◆ **GIVEN RECORDS**:

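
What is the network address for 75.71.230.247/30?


IP:   01001011.01000111.11100110.11110111
Mask: 11111111.11111111.11111111.11111100
AND operation:
Net:  01001011.01000111.11100110.11110100
Network: 75.71.230.244/30


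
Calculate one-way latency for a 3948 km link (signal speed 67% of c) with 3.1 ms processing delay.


Speed = 0.67 * 3e5 km/s = 201000 km/s
Propagation delay = 3948 / 201000 = 0.0196 s = 19.6418 ms
Processing delay = 3.1 ms
Total one-way latency = 22.7418 ms


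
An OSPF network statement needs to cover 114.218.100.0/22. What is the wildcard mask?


Subnet mask: 255.255.252.0
Wildcard = 255.255.255.255 - subnet mask
255 - 255 = 0
255 - 255 = 0
255 - 252 = 3
255 - 0 = 255
Wildcard: 0.0.3.255


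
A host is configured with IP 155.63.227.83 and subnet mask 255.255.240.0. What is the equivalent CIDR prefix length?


Binary: 11111111.11111111.11110000.00000000
Count leading 1s
Prefix: /20


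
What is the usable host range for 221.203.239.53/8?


Network: 221.0.0.0
Broadcast: 221.255.255.255
First usable = network + 1
Last usable = broadcast - 1
Range: 221.0.0.1 to 221.255.255.254


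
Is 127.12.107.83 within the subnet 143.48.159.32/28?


Subnet network: 143.48.159.32
Test IP AND mask: 127.12.107.80
No, 127.12.107.83 is not in 143.48.159.32/28


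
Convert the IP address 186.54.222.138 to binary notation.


186 = 10111010
54 = 00110110
222 = 11011110
138 = 10001010
Binary: 10111010.00110110.11011110.10001010


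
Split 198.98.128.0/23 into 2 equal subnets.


New prefix = 23 + 1 = 24
Each subnet has 256 addresses
  198.98.128.0/24
  198.98.129.0/24
Subnets: 198.98.128.0/24, 198.98.129.0/24


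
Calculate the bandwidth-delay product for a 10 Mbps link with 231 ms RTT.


BDP = bandwidth * RTT
= 10 Mbps * 231 ms
= 10 * 1e6 * 231 / 1000 bits
= 2310000 bits
= 288750 bytes
= 281.9824 KB
BDP = 2310000 bits (288750 bytes)


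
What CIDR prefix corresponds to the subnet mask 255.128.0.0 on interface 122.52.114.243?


Binary: 11111111.10000000.00000000.00000000
Count leading 1s
Prefix: /9


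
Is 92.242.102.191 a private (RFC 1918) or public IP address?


RFC 1918 private ranges:
  10.0.0.0/8 (10.0.0.0 - 10.255.255.255)
  172.16.0.0/12 (172.16.0.0 - 172.31.255.255)
  192.168.0.0/16 (192.168.0.0 - 192.168.255.255)
Public (not in any RFC 1918 range)


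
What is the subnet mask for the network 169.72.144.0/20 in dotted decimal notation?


/20 means 20 network bits, 12 host bits
Binary: 11111111111111111111000000000000
Mask: 255.255.240.0


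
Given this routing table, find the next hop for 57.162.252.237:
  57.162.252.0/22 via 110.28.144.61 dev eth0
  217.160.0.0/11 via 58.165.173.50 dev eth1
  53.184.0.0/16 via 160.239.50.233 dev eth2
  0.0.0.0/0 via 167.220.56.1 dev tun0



Longest prefix match for 57.162.252.237:
  /22 57.162.252.0: MATCH
  /11 217.160.0.0: no
  /16 53.184.0.0: no
  /0 0.0.0.0: MATCH
Selected: next-hop 110.28.144.61 via eth0 (matched /22)


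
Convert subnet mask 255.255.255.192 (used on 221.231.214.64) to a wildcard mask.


Subnet mask: 255.255.255.192
Wildcard = 255.255.255.255 - subnet mask
255 - 255 = 0
255 - 255 = 0
255 - 255 = 0
255 - 192 = 63
Wildcard: 0.0.0.63


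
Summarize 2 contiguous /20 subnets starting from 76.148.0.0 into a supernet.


Original prefix: /20
Number of subnets: 2 = 2^1
New prefix = 20 - 1 = 19
Supernet: 76.148.0.0/19


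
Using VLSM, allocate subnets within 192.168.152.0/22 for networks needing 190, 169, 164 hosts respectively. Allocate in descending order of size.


190 hosts -> /24 (254 usable): 192.168.152.0/24
169 hosts -> /24 (254 usable): 192.168.153.0/24
164 hosts -> /24 (254 usable): 192.168.154.0/24
Allocation: 192.168.152.0/24 (190 hosts, 254 usable); 192.168.153.0/24 (169 hosts, 254 usable); 192.168.154.0/24 (164 hosts, 254 usable)


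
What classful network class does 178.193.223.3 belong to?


First octet: 178
Binary: 10110010
10xxxxxx -> Class B (128-191)
Class B, default mask 255.255.0.0 (/16)


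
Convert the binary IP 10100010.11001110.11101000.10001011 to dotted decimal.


10100010 = 162
11001110 = 206
11101000 = 232
10001011 = 139
IP: 162.206.232.139


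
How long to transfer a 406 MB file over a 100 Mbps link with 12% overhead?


Effective throughput = 100 * (1 - 12/100) = 88 Mbps
File size in Mb = 406 * 8 = 3248 Mb
Time = 3248 / 88
Time = 36.9091 seconds


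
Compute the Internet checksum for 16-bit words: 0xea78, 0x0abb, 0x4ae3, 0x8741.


Sum all words (with carry folding):
+ 0xea78 = 0xea78
+ 0x0abb = 0xf533
+ 0x4ae3 = 0x4017
+ 0x8741 = 0xc758
One's complement: ~0xc758
Checksum = 0x38a7


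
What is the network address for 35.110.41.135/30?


IP:   00100011.01101110.00101001.10000111
Mask: 11111111.11111111.11111111.11111100
AND operation:
Net:  00100011.01101110.00101001.10000100
Network: 35.110.41.132/30


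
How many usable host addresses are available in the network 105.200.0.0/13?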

◆ **TASK GOAL**:
Could you reproduce every record exactly as written?

◆ **RESPONSE TO THE TASK**:
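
What is the network address for 75.71.230.247/30?


IP:   01001011.01000111.11100110.11110111
Mask: 11111111.11111111.11111111.11111100
AND operation:
Net:  01001011.01000111.11100110.11110100
Network: 75.71.230.244/30


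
Calculate one-way latency for a 3948 km link (signal speed 67% of c) with 3.1 ms processing delay.


Speed = 0.67 * 3e5 km/s = 201000 km/s
Propagation delay = 3948 / 201000 = 0.0196 s = 19.6418 ms
Processing delay = 3.1 ms
Total one-way latency = 22.7418 ms


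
An OSPF network statement needs to cover 114.218.100.0/22. What is the wildcard mask?


Subnet mask: 255.255.252.0
Wildcard = 255.255.255.255 - subnet mask
255 - 255 = 0
255 - 255 = 0
255 - 252 = 3
255 - 0 = 255
Wildcard: 0.0.3.255


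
A host is configured with IP 155.63.227.83 and subnet mask 255.255.240.0. What is the equivalent CIDR prefix length?


Binary: 11111111.11111111.11110000.00000000
Count leading 1s
Prefix: /20


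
What is the usable host range for 221.203.239.53/8?


Network: 221.0.0.0
Broadcast: 221.255.255.255
First usable = network + 1
Last usable = broadcast - 1
Range: 221.0.0.1 to 221.255.255.254


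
Is 127.12.107.83 within the subnet 143.48.159.32/28?


Subnet network: 143.48.159.32
Test IP AND mask: 127.12.107.80
No, 127.12.107.83 is not in 143.48.159.32/28


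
Convert the IP address 186.54.222.138 to binary notation.


186 = 10111010
54 = 00110110
222 = 11011110
138 = 10001010
Binary: 10111010.00110110.11011110.10001010


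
Split 198.98.128.0/23 into 2 equal subnets.


New prefix = 23 + 1 = 24
Each subnet has 256 addresses
  198.98.128.0/24
  198.98.129.0/24
Subnets: 198.98.128.0/24, 198.98.129.0/24


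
Calculate the bandwidth-delay product for a 10 Mbps link with 231 ms RTT.


BDP = bandwidth * RTT
= 10 Mbps * 231 ms
= 10 * 1e6 * 231 / 1000 bits
= 2310000 bits
= 288750 bytes
= 281.9824 KB
BDP = 2310000 bits (288750 bytes)


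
What CIDR prefix corresponds to the subnet mask 255.128.0.0 on interface 122.52.114.243?


Binary: 11111111.10000000.00000000.00000000
Count leading 1s
Prefix: /9


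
Is 92.242.102.191 a private (RFC 1918) or public IP address?


RFC 1918 private ranges:
  10.0.0.0/8 (10.0.0.0 - 10.255.255.255)
  172.16.0.0/12 (172.16.0.0 - 172.31.255.255)
  192.168.0.0/16 (192.168.0.0 - 192.168.255.255)
Public (not in any RFC 1918 range)


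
What is the subnet mask for the network 169.72.144.0/20 in dotted decimal notation?


/20 means 20 network bits, 12 host bits
Binary: 11111111111111111111000000000000
Mask: 255.255.240.0


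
Given this routing table, find the next hop for 57.162.252.237:
  57.162.252.0/22 via 110.28.144.61 dev eth0
  217.160.0.0/11 via 58.165.173.50 dev eth1
  53.184.0.0/16 via 160.239.50.233 dev eth2
  0.0.0.0/0 via 167.220.56.1 dev tun0



Longest prefix match for 57.162.252.237:
  /22 57.162.252.0: MATCH
  /11 217.160.0.0: no
  /16 53.184.0.0: no
  /0 0.0.0.0: MATCH
Selected: next-hop 110.28.144.61 via eth0 (matched /22)


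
Convert subnet mask 255.255.255.192 (used on 221.231.214.64) to a wildcard mask.


Subnet mask: 255.255.255.192
Wildcard = 255.255.255.255 - subnet mask
255 - 255 = 0
255 - 255 = 0
255 - 255 = 0
255 - 192 = 63
Wildcard: 0.0.0.63


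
Summarize 2 contiguous /20 subnets starting from 76.148.0.0 into a supernet.


Original prefix: /20
Number of subnets: 2 = 2^1
New prefix = 20 - 1 = 19
Supernet: 76.148.0.0/19


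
Using VLSM, allocate subnets within 192.168.152.0/22 for networks needing 190, 169, 164 hosts respectively. Allocate in descending order of size.


190 hosts -> /24 (254 usable): 192.168.152.0/24
169 hosts -> /24 (254 usable): 192.168.153.0/24
164 hosts -> /24 (254 usable): 192.168.154.0/24
Allocation: 192.168.152.0/24 (190 hosts, 254 usable); 192.168.153.0/24 (169 hosts, 254 usable); 192.168.154.0/24 (164 hosts, 254 usable)


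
What classful network class does 178.193.223.3 belong to?


First octet: 178
Binary: 10110010
10xxxxxx -> Class B (128-191)
Class B, default mask 255.255.0.0 (/16)


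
Convert the binary IP 10100010.11001110.11101000.10001011 to dotted decimal.


10100010 = 162
11001110 = 206
11101000 = 232
10001011 = 139
IP: 162.206.232.139


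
How long to transfer a 406 MB file over a 100 Mbps link with 12% overhead?


Effective throughput = 100 * (1 - 12/100) = 88 Mbps
File size in Mb = 406 * 8 = 3248 Mb
Time = 3248 / 88
Time = 36.9091 seconds


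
Compute the Internet checksum for 16-bit words: 0xea78, 0x0abb, 0x4ae3, 0x8741.


Sum all words (with carry folding):
+ 0xea78 = 0xea78
+ 0x0abb = 0xf533
+ 0x4ae3 = 0x4017
+ 0x8741 = 0xc758
One's complement: ~0xc758
Checksum = 0x38a7


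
What is the network address for 35.110.41.135/30?


IP:   00100011.01101110.00101001.10000111
Mask: 11111111.11111111.11111111.11111100
AND operation:
Net:  00100011.01101110.00101001.10000100
Network: 35.110.41.132/30


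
How many usable host addresses are available in the network 105.200.0.0/13?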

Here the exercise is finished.